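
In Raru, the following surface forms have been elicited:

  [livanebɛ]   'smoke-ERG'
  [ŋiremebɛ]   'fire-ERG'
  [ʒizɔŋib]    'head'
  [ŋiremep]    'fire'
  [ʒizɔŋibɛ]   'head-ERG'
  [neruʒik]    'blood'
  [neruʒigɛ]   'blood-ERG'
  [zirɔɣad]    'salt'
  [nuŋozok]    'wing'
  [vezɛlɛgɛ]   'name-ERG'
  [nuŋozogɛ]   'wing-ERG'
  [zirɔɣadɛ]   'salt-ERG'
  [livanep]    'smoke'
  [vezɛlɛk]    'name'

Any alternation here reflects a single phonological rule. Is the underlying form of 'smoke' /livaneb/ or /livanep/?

In [livanebɛ] and [livanep] the final segment of 'smoke' alternates: [b] ~ [p].
Compare 'head', with invariant [b] in [ʒizɔŋibɛ] and [ʒizɔŋib]: an analysis with underlying /b/ and a rule producing [p] in isolation would wrongly predict alternation here too.
The underlying segment must be /p/; voiceless stops become voiced between vowels, yielding [b] there.

/livanep/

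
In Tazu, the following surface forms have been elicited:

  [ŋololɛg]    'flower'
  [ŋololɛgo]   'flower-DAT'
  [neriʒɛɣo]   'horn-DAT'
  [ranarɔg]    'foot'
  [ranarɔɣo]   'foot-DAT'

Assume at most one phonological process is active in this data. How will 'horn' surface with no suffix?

The root 'foot' surfaces as [ranarɔg] and [ranarɔɣo], with a stem-final [g] ~ [ɣ] alternation.
But 'flower' keeps [g] in both environments ([ŋololɛg], [ŋololɛgo]), so there is no rule changing /g/ to [ɣ] before the DAT suffix.
So /ɣ/ is underlying, and a rule of word-final hardening — voiced fricatives become stops word-finally — gives [g].
The one attested form of 'horn', [neriʒɛɣo], shows underlying /neriʒɛɣ/. Applying the same rule word-finally gives [neriʒɛg].

[neriʒɛg]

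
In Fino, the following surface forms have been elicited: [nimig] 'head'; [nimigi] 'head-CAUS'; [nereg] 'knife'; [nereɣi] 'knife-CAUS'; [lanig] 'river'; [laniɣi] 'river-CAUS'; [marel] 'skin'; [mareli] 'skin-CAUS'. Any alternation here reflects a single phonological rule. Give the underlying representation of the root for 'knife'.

/nereɣ/

The root 'knife' surfaces as [nereg] and [nereɣi], with a stem-final [g] ~ [ɣ] alternation.
The stem 'head' ([nimig], [nimigi]) shows [g] unchanged in both environments, so [g] cannot be basic with [ɣ] derived before the CAUS suffix.
So /ɣ/ is underlying, and a rule of word-final hardening — voiced fricatives become stops word-finally — gives [g].
So 'knife' = /nereɣ/.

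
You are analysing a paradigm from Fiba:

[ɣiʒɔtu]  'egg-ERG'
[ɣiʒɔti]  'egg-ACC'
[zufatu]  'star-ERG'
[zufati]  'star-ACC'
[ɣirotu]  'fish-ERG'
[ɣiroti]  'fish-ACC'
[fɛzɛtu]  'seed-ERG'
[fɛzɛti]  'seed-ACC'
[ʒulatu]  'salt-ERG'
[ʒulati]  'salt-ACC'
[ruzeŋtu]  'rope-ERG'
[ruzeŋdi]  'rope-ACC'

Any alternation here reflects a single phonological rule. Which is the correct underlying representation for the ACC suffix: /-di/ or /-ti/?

The ACC suffix surfaces as [-di] and [-ti], depending on the final segment of the stem.
The ERG suffix, which begins with [t], is invariant after every stem; so [t] is not altered by any rule here.
So the underlying form is /-di/, and voiced stops become voiceless after a vowel.

/-di/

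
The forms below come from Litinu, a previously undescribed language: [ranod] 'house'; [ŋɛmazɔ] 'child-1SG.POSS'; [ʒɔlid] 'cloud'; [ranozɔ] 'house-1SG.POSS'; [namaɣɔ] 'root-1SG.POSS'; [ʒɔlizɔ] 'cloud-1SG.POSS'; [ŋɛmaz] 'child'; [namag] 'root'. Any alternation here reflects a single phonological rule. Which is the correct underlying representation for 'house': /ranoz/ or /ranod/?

'house' shows [z] ~ [d] at the end of the stem ([ranozɔ] vs [ranod]).
But 'child' keeps [z] in both environments ([ŋɛmazɔ], [ŋɛmaz]), so there is no rule changing /z/ to [d] in isolation.
So /d/ is underlying, and a rule of intervocalic spirantization — voiced stops become fricatives between vowels — gives [z].

/ranod/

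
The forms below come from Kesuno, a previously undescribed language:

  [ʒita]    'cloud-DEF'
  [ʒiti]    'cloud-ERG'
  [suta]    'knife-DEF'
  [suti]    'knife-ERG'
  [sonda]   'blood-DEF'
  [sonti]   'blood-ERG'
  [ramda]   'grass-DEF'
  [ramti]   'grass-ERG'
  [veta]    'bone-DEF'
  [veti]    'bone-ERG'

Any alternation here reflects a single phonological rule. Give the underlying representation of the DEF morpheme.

/-da/

The DEF morpheme has two allomorphs, [-da] and [-ta].
By contrast the ERG suffix keeps its initial [t] throughout — that segment must be underlying.
The DEF suffix is therefore /-da/ underlyingly, with post-vocalic devoicing: voiced stops become voiceless after a vowel.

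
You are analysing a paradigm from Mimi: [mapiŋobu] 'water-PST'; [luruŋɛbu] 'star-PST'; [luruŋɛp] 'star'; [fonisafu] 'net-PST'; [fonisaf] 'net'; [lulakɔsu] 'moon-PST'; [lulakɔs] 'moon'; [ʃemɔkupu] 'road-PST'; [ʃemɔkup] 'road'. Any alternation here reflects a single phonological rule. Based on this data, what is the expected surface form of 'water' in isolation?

'star' shows [b] ~ [p] at the end of the stem ([luruŋɛbu] vs [luruŋɛp]).
But 'road' keeps [p] in both environments ([ʃemɔkupu], [ʃemɔkup]), so there is no rule changing /p/ to [b] before the PST suffix.
So /b/ is underlying, and a rule of word-final obstruent devoicing — voiced obstruents become voiceless word-finally — gives [p].
From [mapiŋobu] the stem 'water' is /mapiŋob/; word-finally this yields [mapiŋop].

[mapiŋop]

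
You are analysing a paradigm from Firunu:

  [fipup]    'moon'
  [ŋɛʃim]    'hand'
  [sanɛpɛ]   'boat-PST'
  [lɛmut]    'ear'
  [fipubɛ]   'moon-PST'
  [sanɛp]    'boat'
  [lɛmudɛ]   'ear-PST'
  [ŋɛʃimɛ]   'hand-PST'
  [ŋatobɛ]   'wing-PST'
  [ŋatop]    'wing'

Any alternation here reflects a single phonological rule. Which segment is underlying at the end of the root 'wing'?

The stem for 'wing' ends in [p] in [ŋatop] but [b] in [ŋatobɛ].
But 'boat' keeps [p] in both environments ([sanɛp], [sanɛpɛ]), so there is no rule changing /p/ to [b] before the PST suffix.
Therefore /b/ is basic and [p] is derived by word-final obstruent devoicing (voiced obstruents become voiceless word-finally).

/b/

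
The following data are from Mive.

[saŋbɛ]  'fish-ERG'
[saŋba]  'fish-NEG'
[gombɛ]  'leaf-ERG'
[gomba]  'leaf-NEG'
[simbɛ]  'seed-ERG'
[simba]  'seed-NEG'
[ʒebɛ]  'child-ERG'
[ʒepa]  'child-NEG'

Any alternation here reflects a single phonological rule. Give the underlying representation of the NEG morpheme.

The NEG suffix surfaces as [-ba] and [-pa], depending on the final segment of the stem.
By contrast the ERG suffix keeps its initial [b] throughout — that segment must be underlying.
So the underlying form is /-pa/, and voiceless stops become voiced after a nasal.

/-pa/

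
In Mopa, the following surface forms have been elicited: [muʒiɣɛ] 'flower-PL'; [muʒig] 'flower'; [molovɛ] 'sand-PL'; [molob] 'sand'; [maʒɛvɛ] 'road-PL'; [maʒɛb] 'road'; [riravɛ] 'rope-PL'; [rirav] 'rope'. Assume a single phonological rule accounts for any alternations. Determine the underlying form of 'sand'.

/molob/

In [molovɛ] and [molob] the final segment of 'sand' alternates: [v] ~ [b].
The stem 'rope' ([riravɛ], [rirav]) shows [v] unchanged in both environments, so [v] cannot be basic with [b] derived in isolation.
So /b/ is underlying, and a rule of intervocalic spirantization — voiced stops become fricatives between vowels — gives [v].
Hence 'sand' is /molob/ underlyingly.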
----------------------------------------
◆ Action item ◆
For the word "fish", go through the records and show each line that carries it.

◆ Result below ◆
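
[ɣirotu]  'fish-ERG'
[ɣiroti]  'fish-ACC'
[saŋbɛ]  'fish-ERG'
[saŋba]  'fish-NEG'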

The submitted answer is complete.